#### The records ####

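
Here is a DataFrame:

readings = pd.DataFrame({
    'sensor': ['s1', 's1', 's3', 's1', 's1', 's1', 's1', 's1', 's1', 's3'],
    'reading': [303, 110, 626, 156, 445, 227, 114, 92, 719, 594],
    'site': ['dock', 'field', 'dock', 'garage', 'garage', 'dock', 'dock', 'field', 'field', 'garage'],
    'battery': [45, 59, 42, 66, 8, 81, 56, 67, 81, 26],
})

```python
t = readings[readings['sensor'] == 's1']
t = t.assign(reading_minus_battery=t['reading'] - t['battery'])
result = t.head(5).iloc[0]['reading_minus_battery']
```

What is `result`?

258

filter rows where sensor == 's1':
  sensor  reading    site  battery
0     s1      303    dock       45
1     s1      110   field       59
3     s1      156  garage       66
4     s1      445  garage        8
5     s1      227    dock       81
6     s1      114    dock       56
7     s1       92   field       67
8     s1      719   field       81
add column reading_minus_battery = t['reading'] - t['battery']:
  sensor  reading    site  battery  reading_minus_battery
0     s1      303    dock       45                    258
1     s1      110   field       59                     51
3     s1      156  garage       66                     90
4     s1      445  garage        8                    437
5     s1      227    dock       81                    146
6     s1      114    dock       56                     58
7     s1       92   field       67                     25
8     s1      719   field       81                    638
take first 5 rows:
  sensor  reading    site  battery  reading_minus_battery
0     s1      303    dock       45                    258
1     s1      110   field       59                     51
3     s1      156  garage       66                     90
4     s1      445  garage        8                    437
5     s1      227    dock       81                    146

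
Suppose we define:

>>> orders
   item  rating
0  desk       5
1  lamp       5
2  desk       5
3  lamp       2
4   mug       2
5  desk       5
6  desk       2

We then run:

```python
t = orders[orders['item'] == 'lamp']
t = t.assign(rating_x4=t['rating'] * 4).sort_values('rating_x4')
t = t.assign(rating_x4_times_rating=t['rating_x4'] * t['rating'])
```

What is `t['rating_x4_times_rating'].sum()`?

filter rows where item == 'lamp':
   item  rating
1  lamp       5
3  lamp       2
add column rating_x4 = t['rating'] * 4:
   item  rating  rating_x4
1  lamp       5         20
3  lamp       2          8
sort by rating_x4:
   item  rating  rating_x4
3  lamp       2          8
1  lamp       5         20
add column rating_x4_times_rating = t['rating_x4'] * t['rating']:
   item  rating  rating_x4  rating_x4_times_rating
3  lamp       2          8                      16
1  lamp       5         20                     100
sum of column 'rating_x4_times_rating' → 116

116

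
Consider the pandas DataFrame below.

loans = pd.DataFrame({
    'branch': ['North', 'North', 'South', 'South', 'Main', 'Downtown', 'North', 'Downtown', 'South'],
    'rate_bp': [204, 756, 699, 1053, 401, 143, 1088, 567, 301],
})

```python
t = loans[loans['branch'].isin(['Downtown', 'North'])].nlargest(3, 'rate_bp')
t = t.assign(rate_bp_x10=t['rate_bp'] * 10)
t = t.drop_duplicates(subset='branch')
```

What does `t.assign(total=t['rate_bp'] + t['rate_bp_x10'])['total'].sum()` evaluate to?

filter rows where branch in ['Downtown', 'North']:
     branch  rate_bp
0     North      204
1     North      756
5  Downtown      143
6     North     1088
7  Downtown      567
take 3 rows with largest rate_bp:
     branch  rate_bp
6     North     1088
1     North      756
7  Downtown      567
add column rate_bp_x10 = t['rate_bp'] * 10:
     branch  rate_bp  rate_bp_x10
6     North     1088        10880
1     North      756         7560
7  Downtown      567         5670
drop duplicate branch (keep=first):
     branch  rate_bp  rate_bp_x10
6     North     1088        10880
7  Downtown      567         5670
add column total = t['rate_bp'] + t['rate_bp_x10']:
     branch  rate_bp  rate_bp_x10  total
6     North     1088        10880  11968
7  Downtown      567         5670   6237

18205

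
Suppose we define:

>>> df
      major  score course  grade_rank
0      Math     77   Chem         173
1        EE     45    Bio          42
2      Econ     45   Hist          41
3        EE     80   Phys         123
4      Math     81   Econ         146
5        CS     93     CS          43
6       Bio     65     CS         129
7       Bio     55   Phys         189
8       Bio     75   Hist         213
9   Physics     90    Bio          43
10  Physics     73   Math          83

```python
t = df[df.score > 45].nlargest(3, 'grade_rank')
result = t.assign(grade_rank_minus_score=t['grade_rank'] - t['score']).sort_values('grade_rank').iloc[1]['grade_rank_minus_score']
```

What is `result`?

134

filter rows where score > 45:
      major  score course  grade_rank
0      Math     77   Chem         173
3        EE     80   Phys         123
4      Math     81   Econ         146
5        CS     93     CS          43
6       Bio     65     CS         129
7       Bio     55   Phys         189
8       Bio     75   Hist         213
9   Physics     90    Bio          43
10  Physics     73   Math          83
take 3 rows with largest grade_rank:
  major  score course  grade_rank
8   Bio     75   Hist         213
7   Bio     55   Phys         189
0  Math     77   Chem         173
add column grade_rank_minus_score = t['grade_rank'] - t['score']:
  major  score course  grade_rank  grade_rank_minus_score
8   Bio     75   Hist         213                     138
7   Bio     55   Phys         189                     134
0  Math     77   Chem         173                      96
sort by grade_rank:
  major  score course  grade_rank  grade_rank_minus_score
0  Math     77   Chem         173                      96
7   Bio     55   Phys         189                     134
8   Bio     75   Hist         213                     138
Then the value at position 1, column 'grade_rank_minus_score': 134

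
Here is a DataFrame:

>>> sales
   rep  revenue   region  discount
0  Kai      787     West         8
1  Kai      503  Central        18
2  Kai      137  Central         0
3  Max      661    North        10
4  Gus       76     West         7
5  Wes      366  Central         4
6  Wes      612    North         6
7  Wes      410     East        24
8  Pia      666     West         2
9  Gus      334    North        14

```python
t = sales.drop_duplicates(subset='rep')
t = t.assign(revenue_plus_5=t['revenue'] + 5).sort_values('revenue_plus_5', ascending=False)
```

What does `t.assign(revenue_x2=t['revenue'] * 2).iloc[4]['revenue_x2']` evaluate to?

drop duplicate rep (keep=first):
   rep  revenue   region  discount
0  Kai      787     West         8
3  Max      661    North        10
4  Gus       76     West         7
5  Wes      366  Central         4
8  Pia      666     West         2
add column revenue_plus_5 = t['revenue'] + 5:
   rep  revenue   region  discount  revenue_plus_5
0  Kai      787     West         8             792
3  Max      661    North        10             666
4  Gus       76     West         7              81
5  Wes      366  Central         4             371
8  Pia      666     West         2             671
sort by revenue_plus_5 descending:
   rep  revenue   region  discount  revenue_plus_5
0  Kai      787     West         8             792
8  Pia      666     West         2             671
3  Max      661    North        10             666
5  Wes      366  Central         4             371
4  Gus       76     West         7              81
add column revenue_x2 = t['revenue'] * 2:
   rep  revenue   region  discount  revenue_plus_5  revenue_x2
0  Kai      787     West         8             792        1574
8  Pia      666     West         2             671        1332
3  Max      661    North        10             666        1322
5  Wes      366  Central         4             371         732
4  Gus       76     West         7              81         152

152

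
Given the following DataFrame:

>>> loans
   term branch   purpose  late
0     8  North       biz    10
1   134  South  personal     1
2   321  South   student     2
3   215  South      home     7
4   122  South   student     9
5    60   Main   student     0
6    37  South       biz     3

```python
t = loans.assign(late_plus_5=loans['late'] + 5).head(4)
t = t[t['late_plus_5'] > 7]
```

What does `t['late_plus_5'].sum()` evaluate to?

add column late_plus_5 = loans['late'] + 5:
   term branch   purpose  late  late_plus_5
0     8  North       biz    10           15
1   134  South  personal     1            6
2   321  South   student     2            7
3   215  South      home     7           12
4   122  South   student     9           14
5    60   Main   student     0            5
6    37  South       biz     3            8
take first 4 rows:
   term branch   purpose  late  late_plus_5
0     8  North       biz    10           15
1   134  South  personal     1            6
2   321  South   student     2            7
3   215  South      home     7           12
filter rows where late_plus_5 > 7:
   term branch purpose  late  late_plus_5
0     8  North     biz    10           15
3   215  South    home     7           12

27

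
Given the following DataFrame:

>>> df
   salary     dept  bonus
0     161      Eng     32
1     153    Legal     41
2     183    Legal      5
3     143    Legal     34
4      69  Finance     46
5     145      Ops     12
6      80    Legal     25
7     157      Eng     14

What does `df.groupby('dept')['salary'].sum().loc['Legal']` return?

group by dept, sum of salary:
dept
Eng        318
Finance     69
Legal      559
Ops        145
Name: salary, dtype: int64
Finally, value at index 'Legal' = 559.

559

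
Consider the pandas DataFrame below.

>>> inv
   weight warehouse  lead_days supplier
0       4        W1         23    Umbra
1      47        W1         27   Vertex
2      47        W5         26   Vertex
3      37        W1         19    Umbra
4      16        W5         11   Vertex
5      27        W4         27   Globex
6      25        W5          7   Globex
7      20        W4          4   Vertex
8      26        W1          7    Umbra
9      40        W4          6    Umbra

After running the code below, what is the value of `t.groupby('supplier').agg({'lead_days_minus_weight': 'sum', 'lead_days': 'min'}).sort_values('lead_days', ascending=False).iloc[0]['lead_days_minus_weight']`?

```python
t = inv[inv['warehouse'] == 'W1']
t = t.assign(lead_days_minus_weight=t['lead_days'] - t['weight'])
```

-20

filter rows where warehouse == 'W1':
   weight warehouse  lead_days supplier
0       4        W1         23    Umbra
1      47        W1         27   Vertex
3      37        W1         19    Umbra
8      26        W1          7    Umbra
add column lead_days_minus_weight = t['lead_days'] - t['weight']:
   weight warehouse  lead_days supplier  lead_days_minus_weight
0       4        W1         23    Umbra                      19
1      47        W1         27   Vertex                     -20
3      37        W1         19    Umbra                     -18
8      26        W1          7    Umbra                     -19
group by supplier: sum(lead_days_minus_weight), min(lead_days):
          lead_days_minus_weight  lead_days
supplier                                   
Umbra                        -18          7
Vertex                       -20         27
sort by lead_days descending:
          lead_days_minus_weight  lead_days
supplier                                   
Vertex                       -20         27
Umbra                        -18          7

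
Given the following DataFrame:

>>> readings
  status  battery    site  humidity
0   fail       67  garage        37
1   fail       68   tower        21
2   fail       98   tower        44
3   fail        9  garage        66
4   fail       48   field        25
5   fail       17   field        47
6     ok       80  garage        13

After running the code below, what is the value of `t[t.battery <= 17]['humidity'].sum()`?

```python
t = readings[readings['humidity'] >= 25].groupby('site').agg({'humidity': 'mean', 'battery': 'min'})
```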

####

Exercise instructions —
The lines to show are those in the data above that include "below".

Written reply —
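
Consider the pandas DataFrame below.
Consider the pandas DataFrame below.
After running the code below, what is the value of `t.groupby('supplier').agg({'lead_days_minus_weight': 'sum', 'lead_days': 'min'}).sort_values('lead_days', ascending=False).iloc[0]['lead_days_minus_weight']`?
After running the code below, what is the value of `t[t.battery <= 17]['humidity'].sum()`?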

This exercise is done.